Records for the exercise:
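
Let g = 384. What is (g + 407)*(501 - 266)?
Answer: 185885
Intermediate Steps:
(g + 407)*(501 - 266) = (384 + 407)*(501 - 266) = 791*235 = 185885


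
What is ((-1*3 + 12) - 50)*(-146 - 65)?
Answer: 8651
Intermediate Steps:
((-1*3 + 12) - 50)*(-146 - 65) = ((-3 + 12) - 50)*(-211) = (9 - 50)*(-211) = -41*(-211) = 8651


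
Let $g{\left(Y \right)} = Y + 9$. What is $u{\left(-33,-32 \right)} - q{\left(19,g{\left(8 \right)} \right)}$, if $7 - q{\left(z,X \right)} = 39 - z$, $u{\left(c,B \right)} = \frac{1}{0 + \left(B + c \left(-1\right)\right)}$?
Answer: $14$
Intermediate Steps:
$u{\left(c,B \right)} = \frac{1}{B - c}$ ($u{\left(c,B \right)} = \frac{1}{0 + \left(B - c\right)} = \frac{1}{B - c}$)
$g{\left(Y \right)} = 9 + Y$
$q{\left(z,X \right)} = -32 + z$ ($q{\left(z,X \right)} = 7 - \left(39 - z\right) = 7 + \left(-39 + z\right) = -32 + z$)
$u{\left(-33,-32 \right)} - q{\left(19,g{\left(8 \right)} \right)} = \frac{1}{-32 - -33} - \left(-32 + 19\right) = \frac{1}{-32 + 33} - -13 = 1^{-1} + 13 = 1 + 13 = 14$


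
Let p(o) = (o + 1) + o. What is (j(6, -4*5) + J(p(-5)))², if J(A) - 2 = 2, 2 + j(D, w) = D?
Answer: 64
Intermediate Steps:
j(D, w) = -2 + D
p(o) = 1 + 2*o (p(o) = (1 + o) + o = 1 + 2*o)
J(A) = 4 (J(A) = 2 + 2 = 4)
(j(6, -4*5) + J(p(-5)))² = ((-2 + 6) + 4)² = (4 + 4)² = 8² = 64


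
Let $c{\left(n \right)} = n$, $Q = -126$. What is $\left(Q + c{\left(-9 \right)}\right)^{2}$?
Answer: $18225$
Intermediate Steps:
$\left(Q + c{\left(-9 \right)}\right)^{2} = \left(-126 - 9\right)^{2} = \left(-135\right)^{2} = 18225$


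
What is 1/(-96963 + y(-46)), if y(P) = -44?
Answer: -1/97007 ≈ -1.0309e-5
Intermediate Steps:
1/(-96963 + y(-46)) = 1/(-96963 - 44) = 1/(-97007) = -1/97007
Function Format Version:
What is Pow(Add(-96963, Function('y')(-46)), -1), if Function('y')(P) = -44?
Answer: Rational(-1, 97007) ≈ -1.0309e-5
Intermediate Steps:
Pow(Add(-96963, Function('y')(-46)), -1) = Pow(Add(-96963, -44), -1) = Pow(-97007, -1) = Rational(-1, 97007)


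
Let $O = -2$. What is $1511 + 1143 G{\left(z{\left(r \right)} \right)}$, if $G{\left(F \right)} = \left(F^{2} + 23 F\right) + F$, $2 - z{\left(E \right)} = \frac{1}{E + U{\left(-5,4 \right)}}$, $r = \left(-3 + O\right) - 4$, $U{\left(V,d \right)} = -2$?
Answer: $\frac{7727774}{121} \approx 63866.0$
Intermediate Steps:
$r = -9$ ($r = \left(-3 - 2\right) - 4 = -5 - 4 = -9$)
$z{\left(E \right)} = 2 - \frac{1}{-2 + E}$ ($z{\left(E \right)} = 2 - \frac{1}{E - 2} = 2 - \frac{1}{-2 + E}$)
$G{\left(F \right)} = F^{2} + 24 F$
$1511 + 1143 G{\left(z{\left(r \right)} \right)} = 1511 + 1143 \frac{-5 + 2 \left(-9\right)}{-2 - 9} \left(24 + \frac{-5 + 2 \left(-9\right)}{-2 - 9}\right) = 1511 + 1143 \frac{-5 - 18}{-11} \left(24 + \frac{-5 - 18}{-11}\right) = 1511 + 1143 \left(- \frac{1}{11}\right) \left(-23\right) \left(24 - - \frac{23}{11}\right) = 1511 + 1143 \frac{23 \left(24 + \frac{23}{11}\right)}{11} = 1511 + 1143 \cdot \frac{23}{11} \cdot \frac{287}{11} = 1511 + 1143 \cdot \frac{6601}{121} = 1511 + \frac{7544943}{121} = \frac{7727774}{121}$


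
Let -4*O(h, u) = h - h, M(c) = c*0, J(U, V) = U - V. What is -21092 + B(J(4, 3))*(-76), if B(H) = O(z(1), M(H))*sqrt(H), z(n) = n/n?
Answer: -21092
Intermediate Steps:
z(n) = 1
M(c) = 0
O(h, u) = 0 (O(h, u) = -(h - h)/4 = -1/4*0 = 0)
B(H) = 0 (B(H) = 0*sqrt(H) = 0)
-21092 + B(J(4, 3))*(-76) = -21092 + 0*(-76) = -21092 + 0 = -21092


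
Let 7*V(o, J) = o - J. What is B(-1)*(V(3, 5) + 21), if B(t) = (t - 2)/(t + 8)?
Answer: -435/49 ≈ -8.8775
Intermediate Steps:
B(t) = (-2 + t)/(8 + t)
V(o, J) = -J/7 + o/7 (V(o, J) = (o - J)/7 = -J/7 + o/7)
B(-1)*(V(3, 5) + 21) = ((-2 - 1)/(8 - 1))*((-⅐*5 + (⅐)*3) + 21) = (-3/7)*((-5/7 + 3/7) + 21) = ((⅐)*(-3))*(-2/7 + 21) = -3/7*145/7 = -435/49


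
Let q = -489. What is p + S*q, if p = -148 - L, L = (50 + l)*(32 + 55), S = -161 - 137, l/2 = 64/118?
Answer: 8326648/59 ≈ 1.4113e+5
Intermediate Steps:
l = 64/59 (l = 2*(64/118) = 2*(64*(1/118)) = 2*(32/59) = 64/59 ≈ 1.0847)
S = -298
L = 262218/59 (L = (50 + 64/59)*(32 + 55) = (3014/59)*87 = 262218/59 ≈ 4444.4)
p = -270950/59 (p = -148 - 1*262218/59 = -148 - 262218/59 = -270950/59 ≈ -4592.4)
p + S*q = -270950/59 - 298*(-489) = -270950/59 + 145722 = 8326648/59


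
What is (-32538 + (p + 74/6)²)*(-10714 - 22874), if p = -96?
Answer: 857766612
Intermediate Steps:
(-32538 + (p + 74/6)²)*(-10714 - 22874) = (-32538 + (-96 + 74/6)²)*(-10714 - 22874) = (-32538 + (-96 + 74*(⅙))²)*(-33588) = (-32538 + (-96 + 37/3)²)*(-33588) = (-32538 + (-251/3)²)*(-33588) = (-32538 + 63001/9)*(-33588) = -229841/9*(-33588) = 857766612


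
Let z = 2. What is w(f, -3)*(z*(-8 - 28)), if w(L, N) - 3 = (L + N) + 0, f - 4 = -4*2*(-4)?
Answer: -2592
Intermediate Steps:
f = 36 (f = 4 - 4*2*(-4) = 4 - 8*(-4) = 4 + 32 = 36)
w(L, N) = 3 + L + N (w(L, N) = 3 + ((L + N) + 0) = 3 + (L + N) = 3 + L + N)
w(f, -3)*(z*(-8 - 28)) = (3 + 36 - 3)*(2*(-8 - 28)) = 36*(2*(-36)) = 36*(-72) = -2592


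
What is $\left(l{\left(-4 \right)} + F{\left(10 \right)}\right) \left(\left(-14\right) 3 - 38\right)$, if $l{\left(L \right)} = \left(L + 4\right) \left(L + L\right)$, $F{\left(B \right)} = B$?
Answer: $-800$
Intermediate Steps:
$l{\left(L \right)} = 2 L \left(4 + L\right)$ ($l{\left(L \right)} = \left(4 + L\right) 2 L = 2 L \left(4 + L\right)$)
$\left(l{\left(-4 \right)} + F{\left(10 \right)}\right) \left(\left(-14\right) 3 - 38\right) = \left(2 \left(-4\right) \left(4 - 4\right) + 10\right) \left(\left(-14\right) 3 - 38\right) = \left(2 \left(-4\right) 0 + 10\right) \left(-42 - 38\right) = \left(0 + 10\right) \left(-80\right) = 10 \left(-80\right) = -800$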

What to produce: Using the entries above, return exactly the lines from the line with "Answer: $14$" to the line with "Answer: $18225$", counting both of those lines.

Output below:
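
Answer: $14$
Intermediate Steps:
$u{\left(c,B \right)} = \frac{1}{B - c}$ ($u{\left(c,B \right)} = \frac{1}{0 + \left(B - c\right)} = \frac{1}{B - c}$)
$g{\left(Y \right)} = 9 + Y$
$q{\left(z,X \right)} = -32 + z$ ($q{\left(z,X \right)} = 7 - \left(39 - z\right) = 7 + \left(-39 + z\right) = -32 + z$)
$u{\left(-33,-32 \right)} - q{\left(19,g{\left(8 \right)} \right)} = \frac{1}{-32 - -33} - \left(-32 + 19\right) = \frac{1}{-32 + 33} - -13 = 1^{-1} + 13 = 1 + 13 = 14$


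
Let p(o) = (o + 1) + o. What is (j(6, -4*5) + J(p(-5)))², if J(A) - 2 = 2, 2 + j(D, w) = D?
Answer: 64
Intermediate Steps:
j(D, w) = -2 + D
p(o) = 1 + 2*o (p(o) = (1 + o) + o = 1 + 2*o)
J(A) = 4 (J(A) = 2 + 2 = 4)
(j(6, -4*5) + J(p(-5)))² = ((-2 + 6) + 4)² = (4 + 4)² = 8² = 64


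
Let $c{\left(n \right)} = n$, $Q = -126$. What is $\left(Q + c{\left(-9 \right)}\right)^{2}$?
Answer: $18225$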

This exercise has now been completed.